▶ _Input material_:
★ ★ ★ ★

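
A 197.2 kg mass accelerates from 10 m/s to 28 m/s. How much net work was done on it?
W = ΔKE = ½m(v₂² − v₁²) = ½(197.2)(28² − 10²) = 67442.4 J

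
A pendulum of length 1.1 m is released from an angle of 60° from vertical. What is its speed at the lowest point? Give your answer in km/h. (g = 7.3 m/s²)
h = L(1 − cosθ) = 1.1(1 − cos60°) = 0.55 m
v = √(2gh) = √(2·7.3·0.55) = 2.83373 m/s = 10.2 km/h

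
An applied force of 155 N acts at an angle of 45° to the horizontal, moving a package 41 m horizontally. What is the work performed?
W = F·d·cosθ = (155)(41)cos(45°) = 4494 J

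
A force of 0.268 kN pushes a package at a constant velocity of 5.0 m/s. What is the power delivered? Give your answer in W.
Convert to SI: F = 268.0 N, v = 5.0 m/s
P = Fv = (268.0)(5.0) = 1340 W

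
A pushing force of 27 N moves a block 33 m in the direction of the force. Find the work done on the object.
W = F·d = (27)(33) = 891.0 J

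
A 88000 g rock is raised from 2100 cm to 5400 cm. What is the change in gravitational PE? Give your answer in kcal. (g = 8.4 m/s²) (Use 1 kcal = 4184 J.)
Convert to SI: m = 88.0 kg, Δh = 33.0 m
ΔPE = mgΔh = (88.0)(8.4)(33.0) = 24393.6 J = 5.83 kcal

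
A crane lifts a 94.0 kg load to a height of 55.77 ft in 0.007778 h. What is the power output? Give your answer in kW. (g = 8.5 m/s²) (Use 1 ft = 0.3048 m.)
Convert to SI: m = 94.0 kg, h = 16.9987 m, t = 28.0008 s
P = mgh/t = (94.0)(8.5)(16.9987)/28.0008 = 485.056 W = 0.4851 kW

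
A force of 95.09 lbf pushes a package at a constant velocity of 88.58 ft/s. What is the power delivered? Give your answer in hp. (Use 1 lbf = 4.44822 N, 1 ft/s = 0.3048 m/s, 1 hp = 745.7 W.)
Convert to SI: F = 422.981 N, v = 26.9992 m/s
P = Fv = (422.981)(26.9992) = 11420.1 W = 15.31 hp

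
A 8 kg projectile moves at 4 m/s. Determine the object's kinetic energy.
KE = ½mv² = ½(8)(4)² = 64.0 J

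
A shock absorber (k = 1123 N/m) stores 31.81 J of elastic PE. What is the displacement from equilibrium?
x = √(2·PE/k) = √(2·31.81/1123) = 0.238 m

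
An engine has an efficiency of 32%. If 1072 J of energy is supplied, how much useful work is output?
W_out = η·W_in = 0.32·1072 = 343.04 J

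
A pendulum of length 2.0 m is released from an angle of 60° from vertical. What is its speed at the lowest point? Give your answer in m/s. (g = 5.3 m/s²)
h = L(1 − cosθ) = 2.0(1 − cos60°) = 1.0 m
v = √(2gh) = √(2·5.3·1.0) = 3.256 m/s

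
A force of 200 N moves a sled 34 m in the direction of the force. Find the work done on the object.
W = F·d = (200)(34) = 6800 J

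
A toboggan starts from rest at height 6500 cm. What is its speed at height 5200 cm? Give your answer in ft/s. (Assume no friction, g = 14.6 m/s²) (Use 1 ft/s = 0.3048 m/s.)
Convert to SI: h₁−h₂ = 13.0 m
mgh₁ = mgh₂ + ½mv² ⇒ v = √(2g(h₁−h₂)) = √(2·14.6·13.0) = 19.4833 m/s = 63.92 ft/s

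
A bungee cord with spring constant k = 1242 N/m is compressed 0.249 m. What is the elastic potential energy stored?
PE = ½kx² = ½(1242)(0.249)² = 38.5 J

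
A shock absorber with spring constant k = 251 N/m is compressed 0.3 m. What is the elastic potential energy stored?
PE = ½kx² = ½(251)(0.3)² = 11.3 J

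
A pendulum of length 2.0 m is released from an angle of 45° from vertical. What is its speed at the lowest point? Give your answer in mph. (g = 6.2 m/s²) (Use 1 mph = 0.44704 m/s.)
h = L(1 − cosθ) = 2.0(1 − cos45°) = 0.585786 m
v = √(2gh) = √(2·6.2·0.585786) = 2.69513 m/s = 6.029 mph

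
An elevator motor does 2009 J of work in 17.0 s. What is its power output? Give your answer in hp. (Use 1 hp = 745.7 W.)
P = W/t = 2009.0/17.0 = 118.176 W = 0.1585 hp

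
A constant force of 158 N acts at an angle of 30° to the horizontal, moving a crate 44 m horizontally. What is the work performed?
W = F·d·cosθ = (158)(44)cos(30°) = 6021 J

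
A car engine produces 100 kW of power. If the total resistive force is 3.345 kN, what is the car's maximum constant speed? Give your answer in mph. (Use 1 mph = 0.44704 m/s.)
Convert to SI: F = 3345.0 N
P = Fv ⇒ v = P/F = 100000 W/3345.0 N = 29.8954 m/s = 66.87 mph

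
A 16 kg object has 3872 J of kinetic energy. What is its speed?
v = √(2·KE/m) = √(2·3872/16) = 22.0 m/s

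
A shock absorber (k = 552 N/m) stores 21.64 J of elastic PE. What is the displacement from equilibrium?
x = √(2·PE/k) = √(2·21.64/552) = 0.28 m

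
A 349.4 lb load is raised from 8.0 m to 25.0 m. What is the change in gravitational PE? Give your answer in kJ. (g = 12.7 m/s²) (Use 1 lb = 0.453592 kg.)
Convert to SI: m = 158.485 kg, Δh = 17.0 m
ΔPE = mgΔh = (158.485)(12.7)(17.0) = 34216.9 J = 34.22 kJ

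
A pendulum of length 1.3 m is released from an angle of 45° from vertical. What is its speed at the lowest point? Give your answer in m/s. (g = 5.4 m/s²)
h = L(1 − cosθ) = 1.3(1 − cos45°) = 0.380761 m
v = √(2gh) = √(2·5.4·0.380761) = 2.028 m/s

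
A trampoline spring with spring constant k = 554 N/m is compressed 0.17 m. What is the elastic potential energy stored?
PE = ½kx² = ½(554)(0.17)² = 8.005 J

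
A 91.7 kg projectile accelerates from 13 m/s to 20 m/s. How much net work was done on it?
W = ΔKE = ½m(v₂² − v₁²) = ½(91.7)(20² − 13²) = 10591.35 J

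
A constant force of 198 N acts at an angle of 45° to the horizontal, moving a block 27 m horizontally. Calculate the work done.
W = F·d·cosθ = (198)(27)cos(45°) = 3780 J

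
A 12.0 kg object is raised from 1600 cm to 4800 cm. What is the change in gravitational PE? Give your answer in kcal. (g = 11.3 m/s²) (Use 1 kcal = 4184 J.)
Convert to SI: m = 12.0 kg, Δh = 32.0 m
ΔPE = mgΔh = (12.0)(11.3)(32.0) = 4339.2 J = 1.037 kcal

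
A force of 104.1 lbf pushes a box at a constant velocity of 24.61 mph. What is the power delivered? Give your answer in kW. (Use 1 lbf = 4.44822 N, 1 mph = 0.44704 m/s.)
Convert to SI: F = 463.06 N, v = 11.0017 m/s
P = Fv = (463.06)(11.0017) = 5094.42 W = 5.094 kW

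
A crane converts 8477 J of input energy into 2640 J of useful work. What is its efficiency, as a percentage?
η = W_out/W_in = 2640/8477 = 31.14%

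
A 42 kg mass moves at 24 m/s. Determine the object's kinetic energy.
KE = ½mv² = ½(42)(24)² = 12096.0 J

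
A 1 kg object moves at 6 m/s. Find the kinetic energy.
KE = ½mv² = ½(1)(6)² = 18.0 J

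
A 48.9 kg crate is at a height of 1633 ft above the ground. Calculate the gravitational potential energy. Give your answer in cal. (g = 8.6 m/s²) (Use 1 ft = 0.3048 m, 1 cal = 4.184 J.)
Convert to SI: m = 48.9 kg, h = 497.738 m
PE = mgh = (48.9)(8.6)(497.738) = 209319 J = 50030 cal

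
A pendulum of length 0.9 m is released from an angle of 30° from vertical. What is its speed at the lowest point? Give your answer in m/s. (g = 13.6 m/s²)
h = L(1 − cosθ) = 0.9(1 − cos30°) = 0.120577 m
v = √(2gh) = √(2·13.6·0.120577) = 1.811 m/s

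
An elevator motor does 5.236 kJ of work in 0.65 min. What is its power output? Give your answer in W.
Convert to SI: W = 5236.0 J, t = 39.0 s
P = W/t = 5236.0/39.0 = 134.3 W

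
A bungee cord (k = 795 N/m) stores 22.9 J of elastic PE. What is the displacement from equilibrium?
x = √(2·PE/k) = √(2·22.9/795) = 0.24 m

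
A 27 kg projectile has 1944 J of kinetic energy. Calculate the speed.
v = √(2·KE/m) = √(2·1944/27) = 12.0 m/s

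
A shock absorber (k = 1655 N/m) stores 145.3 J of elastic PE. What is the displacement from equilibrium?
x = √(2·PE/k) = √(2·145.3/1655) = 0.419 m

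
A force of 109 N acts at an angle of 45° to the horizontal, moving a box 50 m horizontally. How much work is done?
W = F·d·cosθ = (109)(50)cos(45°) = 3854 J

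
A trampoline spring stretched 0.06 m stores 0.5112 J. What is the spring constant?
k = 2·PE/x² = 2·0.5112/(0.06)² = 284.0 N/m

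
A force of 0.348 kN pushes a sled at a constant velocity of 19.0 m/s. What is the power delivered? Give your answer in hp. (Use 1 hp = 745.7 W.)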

★ ★ ★ ★

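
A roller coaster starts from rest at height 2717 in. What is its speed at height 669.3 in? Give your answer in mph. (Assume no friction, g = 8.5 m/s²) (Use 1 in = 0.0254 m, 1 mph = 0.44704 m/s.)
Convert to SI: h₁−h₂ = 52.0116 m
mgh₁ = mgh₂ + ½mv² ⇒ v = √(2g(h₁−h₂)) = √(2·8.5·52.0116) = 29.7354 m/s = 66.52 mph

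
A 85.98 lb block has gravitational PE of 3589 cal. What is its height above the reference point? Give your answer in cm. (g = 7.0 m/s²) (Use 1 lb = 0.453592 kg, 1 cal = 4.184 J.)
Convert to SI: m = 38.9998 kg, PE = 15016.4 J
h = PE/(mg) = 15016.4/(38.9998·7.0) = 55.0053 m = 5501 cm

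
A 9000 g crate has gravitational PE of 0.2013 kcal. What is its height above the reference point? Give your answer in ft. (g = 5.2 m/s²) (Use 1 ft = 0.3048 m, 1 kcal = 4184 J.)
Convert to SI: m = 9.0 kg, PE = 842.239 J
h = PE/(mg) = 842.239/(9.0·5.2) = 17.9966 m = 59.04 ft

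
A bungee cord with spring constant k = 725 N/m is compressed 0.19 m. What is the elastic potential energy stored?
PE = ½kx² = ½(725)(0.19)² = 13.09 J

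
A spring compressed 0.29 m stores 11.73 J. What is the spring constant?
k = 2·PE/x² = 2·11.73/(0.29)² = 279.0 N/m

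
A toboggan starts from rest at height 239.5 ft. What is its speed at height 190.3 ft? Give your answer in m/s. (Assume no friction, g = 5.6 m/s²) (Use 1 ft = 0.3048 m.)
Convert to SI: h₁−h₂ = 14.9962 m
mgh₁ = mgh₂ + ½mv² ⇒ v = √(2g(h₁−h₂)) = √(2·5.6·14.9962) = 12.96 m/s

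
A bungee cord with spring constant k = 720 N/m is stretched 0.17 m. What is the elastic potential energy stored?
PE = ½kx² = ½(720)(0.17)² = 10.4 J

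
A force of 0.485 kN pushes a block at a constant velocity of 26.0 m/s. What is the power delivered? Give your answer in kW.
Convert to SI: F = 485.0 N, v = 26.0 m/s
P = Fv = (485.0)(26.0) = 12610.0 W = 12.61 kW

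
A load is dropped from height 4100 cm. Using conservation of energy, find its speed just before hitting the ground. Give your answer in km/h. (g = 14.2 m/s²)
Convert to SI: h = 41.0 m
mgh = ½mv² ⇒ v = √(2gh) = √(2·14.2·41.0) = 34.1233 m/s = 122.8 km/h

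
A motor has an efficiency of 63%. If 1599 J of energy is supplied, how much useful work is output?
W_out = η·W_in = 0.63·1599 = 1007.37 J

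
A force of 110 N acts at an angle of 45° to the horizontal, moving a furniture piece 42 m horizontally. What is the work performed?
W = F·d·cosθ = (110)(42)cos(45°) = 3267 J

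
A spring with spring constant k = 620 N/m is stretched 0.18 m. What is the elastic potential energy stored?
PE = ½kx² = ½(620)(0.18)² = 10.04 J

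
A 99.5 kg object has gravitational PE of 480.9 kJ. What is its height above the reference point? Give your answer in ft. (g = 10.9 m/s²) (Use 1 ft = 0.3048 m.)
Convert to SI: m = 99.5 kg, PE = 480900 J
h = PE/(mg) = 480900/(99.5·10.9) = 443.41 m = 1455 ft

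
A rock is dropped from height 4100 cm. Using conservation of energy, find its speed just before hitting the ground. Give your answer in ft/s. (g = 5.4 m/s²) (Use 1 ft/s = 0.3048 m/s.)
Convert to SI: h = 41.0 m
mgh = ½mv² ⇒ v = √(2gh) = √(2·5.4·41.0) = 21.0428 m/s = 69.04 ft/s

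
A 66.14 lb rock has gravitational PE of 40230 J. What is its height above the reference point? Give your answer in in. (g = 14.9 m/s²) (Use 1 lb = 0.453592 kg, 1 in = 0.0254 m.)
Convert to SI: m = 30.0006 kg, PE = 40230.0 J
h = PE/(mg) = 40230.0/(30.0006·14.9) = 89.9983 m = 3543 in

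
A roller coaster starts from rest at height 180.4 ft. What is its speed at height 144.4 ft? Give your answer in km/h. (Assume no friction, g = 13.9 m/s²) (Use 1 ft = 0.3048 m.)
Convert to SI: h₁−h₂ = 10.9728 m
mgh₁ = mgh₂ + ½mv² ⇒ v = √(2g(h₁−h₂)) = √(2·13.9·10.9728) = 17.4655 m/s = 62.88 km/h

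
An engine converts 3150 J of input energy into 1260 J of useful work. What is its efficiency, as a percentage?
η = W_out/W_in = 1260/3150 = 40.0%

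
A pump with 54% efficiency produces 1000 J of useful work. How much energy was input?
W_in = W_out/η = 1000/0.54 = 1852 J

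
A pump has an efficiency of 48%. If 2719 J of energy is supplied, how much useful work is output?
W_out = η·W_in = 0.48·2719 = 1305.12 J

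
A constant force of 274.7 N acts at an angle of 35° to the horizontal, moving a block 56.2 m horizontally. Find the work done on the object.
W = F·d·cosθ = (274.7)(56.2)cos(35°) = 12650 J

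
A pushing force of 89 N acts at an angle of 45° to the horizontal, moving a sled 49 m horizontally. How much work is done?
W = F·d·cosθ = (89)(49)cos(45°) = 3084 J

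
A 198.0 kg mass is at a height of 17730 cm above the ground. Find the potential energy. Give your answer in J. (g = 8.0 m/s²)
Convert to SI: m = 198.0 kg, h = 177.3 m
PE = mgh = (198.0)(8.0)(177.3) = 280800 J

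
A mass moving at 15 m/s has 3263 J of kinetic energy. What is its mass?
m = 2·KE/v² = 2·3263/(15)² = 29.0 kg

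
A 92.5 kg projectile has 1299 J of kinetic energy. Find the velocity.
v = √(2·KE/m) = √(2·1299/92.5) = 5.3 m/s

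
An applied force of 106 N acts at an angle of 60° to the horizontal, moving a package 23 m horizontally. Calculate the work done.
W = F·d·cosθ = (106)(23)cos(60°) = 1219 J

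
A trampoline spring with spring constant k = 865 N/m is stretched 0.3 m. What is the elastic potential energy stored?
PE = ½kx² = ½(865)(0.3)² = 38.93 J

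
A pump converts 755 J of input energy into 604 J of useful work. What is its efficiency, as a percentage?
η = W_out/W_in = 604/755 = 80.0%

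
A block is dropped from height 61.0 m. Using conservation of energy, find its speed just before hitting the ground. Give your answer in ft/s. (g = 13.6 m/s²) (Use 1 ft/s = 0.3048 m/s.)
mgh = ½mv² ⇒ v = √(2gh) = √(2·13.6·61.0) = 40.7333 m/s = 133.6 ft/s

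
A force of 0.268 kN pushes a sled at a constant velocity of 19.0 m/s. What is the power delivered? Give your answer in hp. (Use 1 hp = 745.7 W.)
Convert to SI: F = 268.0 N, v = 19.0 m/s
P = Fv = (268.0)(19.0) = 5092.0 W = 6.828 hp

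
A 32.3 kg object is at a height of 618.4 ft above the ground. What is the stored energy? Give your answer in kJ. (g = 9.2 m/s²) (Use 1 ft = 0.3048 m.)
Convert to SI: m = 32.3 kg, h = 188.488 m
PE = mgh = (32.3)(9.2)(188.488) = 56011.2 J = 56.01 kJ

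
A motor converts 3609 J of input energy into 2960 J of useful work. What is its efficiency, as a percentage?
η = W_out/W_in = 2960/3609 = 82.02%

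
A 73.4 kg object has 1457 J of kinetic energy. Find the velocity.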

★ ★ ★ ★

▶ _Task item_: Reproduce exactly the stretch of the material above that starts at the line with "A motor converts" and ends at the line with "A 73.4 kg object", both included, and nothing else.

▶ _Finished exercise_:
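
A motor converts 3609 J of input energy into 2960 J of useful work. What is its efficiency, as a percentage?
η = W_out/W_in = 2960/3609 = 82.02%

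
A 73.4 kg object has 1457 J of kinetic energy. Find the velocity.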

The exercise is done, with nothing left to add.